▽

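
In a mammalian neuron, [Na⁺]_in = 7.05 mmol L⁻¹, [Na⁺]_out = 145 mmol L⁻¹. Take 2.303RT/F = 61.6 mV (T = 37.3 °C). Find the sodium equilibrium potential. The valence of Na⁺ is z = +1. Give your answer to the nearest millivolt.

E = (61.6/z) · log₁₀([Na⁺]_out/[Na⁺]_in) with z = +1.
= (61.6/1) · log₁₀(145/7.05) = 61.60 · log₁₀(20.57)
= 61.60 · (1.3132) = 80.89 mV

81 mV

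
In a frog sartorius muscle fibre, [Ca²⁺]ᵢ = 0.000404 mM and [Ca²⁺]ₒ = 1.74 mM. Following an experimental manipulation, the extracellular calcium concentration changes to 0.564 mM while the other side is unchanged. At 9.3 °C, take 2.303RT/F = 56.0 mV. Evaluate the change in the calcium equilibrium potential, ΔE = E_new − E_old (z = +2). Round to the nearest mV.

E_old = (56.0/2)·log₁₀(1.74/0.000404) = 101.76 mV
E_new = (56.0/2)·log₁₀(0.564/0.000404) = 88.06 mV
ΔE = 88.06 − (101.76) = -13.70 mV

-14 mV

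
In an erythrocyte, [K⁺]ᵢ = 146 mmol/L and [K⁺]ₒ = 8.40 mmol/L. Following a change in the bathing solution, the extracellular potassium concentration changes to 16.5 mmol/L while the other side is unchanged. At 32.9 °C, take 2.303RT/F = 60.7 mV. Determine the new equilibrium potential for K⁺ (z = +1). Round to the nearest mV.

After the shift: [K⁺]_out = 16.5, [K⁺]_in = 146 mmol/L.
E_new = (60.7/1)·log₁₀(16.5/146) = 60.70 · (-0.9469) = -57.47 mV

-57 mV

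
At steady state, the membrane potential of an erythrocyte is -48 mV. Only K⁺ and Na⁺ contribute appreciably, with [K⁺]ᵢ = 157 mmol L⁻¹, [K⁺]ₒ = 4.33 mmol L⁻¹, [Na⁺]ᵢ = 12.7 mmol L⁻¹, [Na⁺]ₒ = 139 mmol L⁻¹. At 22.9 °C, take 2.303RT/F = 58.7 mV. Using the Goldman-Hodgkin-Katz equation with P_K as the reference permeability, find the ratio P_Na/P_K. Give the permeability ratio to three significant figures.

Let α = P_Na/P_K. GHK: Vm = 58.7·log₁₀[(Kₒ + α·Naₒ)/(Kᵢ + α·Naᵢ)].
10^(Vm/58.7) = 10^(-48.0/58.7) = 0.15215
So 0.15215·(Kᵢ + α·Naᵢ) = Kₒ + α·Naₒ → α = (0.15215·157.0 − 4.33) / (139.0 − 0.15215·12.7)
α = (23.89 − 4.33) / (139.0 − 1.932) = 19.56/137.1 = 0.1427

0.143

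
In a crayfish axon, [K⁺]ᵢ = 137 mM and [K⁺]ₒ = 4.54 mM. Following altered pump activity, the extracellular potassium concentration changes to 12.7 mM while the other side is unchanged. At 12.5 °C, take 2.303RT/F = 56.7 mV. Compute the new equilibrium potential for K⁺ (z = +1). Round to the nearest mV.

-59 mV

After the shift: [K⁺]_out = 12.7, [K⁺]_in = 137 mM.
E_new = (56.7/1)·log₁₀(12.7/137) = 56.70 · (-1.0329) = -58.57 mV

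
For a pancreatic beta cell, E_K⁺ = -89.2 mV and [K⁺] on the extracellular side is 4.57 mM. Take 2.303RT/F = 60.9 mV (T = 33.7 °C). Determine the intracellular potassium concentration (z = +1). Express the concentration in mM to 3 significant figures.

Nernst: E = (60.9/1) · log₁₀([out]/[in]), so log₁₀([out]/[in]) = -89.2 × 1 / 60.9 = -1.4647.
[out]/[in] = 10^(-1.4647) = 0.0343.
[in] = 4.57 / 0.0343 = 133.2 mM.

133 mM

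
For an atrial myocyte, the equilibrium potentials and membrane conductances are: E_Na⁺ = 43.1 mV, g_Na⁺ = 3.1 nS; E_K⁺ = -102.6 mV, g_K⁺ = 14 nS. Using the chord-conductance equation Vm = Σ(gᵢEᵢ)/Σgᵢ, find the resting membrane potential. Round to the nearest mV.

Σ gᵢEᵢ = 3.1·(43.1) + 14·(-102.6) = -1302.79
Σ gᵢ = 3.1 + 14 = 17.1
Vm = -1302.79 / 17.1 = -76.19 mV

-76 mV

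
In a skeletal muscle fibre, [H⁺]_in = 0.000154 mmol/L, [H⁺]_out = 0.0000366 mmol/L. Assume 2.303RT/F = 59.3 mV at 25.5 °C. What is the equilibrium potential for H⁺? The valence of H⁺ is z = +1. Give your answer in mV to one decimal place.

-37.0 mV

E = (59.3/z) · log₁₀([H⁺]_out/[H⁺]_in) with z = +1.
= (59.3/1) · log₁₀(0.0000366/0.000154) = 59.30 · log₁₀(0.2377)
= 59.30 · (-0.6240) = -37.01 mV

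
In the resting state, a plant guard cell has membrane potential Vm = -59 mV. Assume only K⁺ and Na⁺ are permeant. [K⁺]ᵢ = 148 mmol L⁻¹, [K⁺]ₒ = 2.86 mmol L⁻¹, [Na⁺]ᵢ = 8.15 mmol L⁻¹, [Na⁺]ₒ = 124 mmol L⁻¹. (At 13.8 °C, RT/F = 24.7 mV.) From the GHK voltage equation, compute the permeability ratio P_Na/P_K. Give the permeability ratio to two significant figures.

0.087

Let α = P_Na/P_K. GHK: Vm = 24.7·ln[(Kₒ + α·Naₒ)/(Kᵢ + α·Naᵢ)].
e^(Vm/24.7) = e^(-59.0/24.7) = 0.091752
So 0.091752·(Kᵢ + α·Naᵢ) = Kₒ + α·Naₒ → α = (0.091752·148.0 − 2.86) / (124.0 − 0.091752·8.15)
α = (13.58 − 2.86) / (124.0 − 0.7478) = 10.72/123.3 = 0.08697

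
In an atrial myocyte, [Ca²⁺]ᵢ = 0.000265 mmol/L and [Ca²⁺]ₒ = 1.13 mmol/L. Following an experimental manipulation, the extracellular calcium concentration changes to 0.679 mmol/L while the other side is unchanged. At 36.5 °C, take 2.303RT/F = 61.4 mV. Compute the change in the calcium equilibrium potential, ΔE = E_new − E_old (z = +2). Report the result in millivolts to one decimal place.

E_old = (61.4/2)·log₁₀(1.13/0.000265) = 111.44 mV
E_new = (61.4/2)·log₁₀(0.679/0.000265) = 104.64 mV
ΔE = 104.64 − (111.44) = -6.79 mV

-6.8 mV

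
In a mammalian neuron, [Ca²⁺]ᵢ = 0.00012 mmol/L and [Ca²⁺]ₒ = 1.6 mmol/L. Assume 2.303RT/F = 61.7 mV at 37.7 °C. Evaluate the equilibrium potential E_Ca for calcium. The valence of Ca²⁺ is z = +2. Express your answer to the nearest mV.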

△

- ABOUT THIS TASK: When you reach the end of the data, retype all of it exactly.

- THE ANSWER:
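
In a mammalian neuron, [Na⁺]_in = 7.05 mmol L⁻¹, [Na⁺]_out = 145 mmol L⁻¹. Take 2.303RT/F = 61.6 mV (T = 37.3 °C). Find the sodium equilibrium potential. The valence of Na⁺ is z = +1. Give your answer to the nearest millivolt.

E = (61.6/z) · log₁₀([Na⁺]_out/[Na⁺]_in) with z = +1.
= (61.6/1) · log₁₀(145/7.05) = 61.60 · log₁₀(20.57)
= 61.60 · (1.3132) = 80.89 mV

81 mV

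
In a frog sartorius muscle fibre, [Ca²⁺]ᵢ = 0.000404 mM and [Ca²⁺]ₒ = 1.74 mM. Following an experimental manipulation, the extracellular calcium concentration changes to 0.564 mM while the other side is unchanged. At 9.3 °C, take 2.303RT/F = 56.0 mV. Evaluate the change in the calcium equilibrium potential, ΔE = E_new − E_old (z = +2). Round to the nearest mV.

E_old = (56.0/2)·log₁₀(1.74/0.000404) = 101.76 mV
E_new = (56.0/2)·log₁₀(0.564/0.000404) = 88.06 mV
ΔE = 88.06 − (101.76) = -13.70 mV

-14 mV

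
In an erythrocyte, [K⁺]ᵢ = 146 mmol/L and [K⁺]ₒ = 8.40 mmol/L. Following a change in the bathing solution, the extracellular potassium concentration changes to 16.5 mmol/L while the other side is unchanged. At 32.9 °C, take 2.303RT/F = 60.7 mV. Determine the new equilibrium potential for K⁺ (z = +1). Round to the nearest mV.

After the shift: [K⁺]_out = 16.5, [K⁺]_in = 146 mmol/L.
E_new = (60.7/1)·log₁₀(16.5/146) = 60.70 · (-0.9469) = -57.47 mV

-57 mV

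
At steady state, the membrane potential of an erythrocyte is -48 mV. Only K⁺ and Na⁺ contribute appreciably, with [K⁺]ᵢ = 157 mmol L⁻¹, [K⁺]ₒ = 4.33 mmol L⁻¹, [Na⁺]ᵢ = 12.7 mmol L⁻¹, [Na⁺]ₒ = 139 mmol L⁻¹. At 22.9 °C, take 2.303RT/F = 58.7 mV. Using the Goldman-Hodgkin-Katz equation with P_K as the reference permeability, find the ratio P_Na/P_K. Give the permeability ratio to three significant figures.

Let α = P_Na/P_K. GHK: Vm = 58.7·log₁₀[(Kₒ + α·Naₒ)/(Kᵢ + α·Naᵢ)].
10^(Vm/58.7) = 10^(-48.0/58.7) = 0.15215
So 0.15215·(Kᵢ + α·Naᵢ) = Kₒ + α·Naₒ → α = (0.15215·157.0 − 4.33) / (139.0 − 0.15215·12.7)
α = (23.89 − 4.33) / (139.0 − 1.932) = 19.56/137.1 = 0.1427

0.143

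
In a crayfish axon, [K⁺]ᵢ = 137 mM and [K⁺]ₒ = 4.54 mM. Following altered pump activity, the extracellular potassium concentration changes to 12.7 mM while the other side is unchanged. At 12.5 °C, take 2.303RT/F = 56.7 mV. Compute the new equilibrium potential for K⁺ (z = +1). Round to the nearest mV.

-59 mV

After the shift: [K⁺]_out = 12.7, [K⁺]_in = 137 mM.
E_new = (56.7/1)·log₁₀(12.7/137) = 56.70 · (-1.0329) = -58.57 mV

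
For a pancreatic beta cell, E_K⁺ = -89.2 mV and [K⁺] on the extracellular side is 4.57 mM. Take 2.303RT/F = 60.9 mV (T = 33.7 °C). Determine the intracellular potassium concentration (z = +1). Express the concentration in mM to 3 significant figures.

Nernst: E = (60.9/1) · log₁₀([out]/[in]), so log₁₀([out]/[in]) = -89.2 × 1 / 60.9 = -1.4647.
[out]/[in] = 10^(-1.4647) = 0.0343.
[in] = 4.57 / 0.0343 = 133.2 mM.

133 mM

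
For an atrial myocyte, the equilibrium potentials and membrane conductances are: E_Na⁺ = 43.1 mV, g_Na⁺ = 3.1 nS; E_K⁺ = -102.6 mV, g_K⁺ = 14 nS. Using the chord-conductance equation Vm = Σ(gᵢEᵢ)/Σgᵢ, find the resting membrane potential. Round to the nearest mV.

Σ gᵢEᵢ = 3.1·(43.1) + 14·(-102.6) = -1302.79
Σ gᵢ = 3.1 + 14 = 17.1
Vm = -1302.79 / 17.1 = -76.19 mV

-76 mV

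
In a skeletal muscle fibre, [H⁺]_in = 0.000154 mmol/L, [H⁺]_out = 0.0000366 mmol/L. Assume 2.303RT/F = 59.3 mV at 25.5 °C. What is the equilibrium potential for H⁺? The valence of H⁺ is z = +1. Give your answer in mV to one decimal place.

-37.0 mV

E = (59.3/z) · log₁₀([H⁺]_out/[H⁺]_in) with z = +1.
= (59.3/1) · log₁₀(0.0000366/0.000154) = 59.30 · log₁₀(0.2377)
= 59.30 · (-0.6240) = -37.01 mV

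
In the resting state, a plant guard cell has membrane potential Vm = -59 mV. Assume only K⁺ and Na⁺ are permeant. [K⁺]ᵢ = 148 mmol L⁻¹, [K⁺]ₒ = 2.86 mmol L⁻¹, [Na⁺]ᵢ = 8.15 mmol L⁻¹, [Na⁺]ₒ = 124 mmol L⁻¹. (At 13.8 °C, RT/F = 24.7 mV.) From the GHK voltage equation, compute the permeability ratio P_Na/P_K. Give the permeability ratio to two significant figures.

0.087

Let α = P_Na/P_K. GHK: Vm = 24.7·ln[(Kₒ + α·Naₒ)/(Kᵢ + α·Naᵢ)].
e^(Vm/24.7) = e^(-59.0/24.7) = 0.091752
So 0.091752·(Kᵢ + α·Naᵢ) = Kₒ + α·Naₒ → α = (0.091752·148.0 − 2.86) / (124.0 − 0.091752·8.15)
α = (13.58 − 2.86) / (124.0 − 0.7478) = 10.72/123.3 = 0.08697

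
In an atrial myocyte, [Ca²⁺]ᵢ = 0.000265 mmol/L and [Ca²⁺]ₒ = 1.13 mmol/L. Following an experimental manipulation, the extracellular calcium concentration changes to 0.679 mmol/L while the other side is unchanged. At 36.5 °C, take 2.303RT/F = 61.4 mV. Compute the change in the calcium equilibrium potential, ΔE = E_new − E_old (z = +2). Report the result in millivolts to one decimal place.

E_old = (61.4/2)·log₁₀(1.13/0.000265) = 111.44 mV
E_new = (61.4/2)·log₁₀(0.679/0.000265) = 104.64 mV
ΔE = 104.64 − (111.44) = -6.79 mV

-6.8 mV

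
In a mammalian neuron, [Ca²⁺]ᵢ = 0.00012 mmol/L and [Ca²⁺]ₒ = 1.6 mmol/L. Assume 2.303RT/F = 61.7 mV at 37.7 °C. Evaluate the equilibrium potential E_Ca for calcium. The valence of Ca²⁺ is z = +2. Express your answer to the nearest mV.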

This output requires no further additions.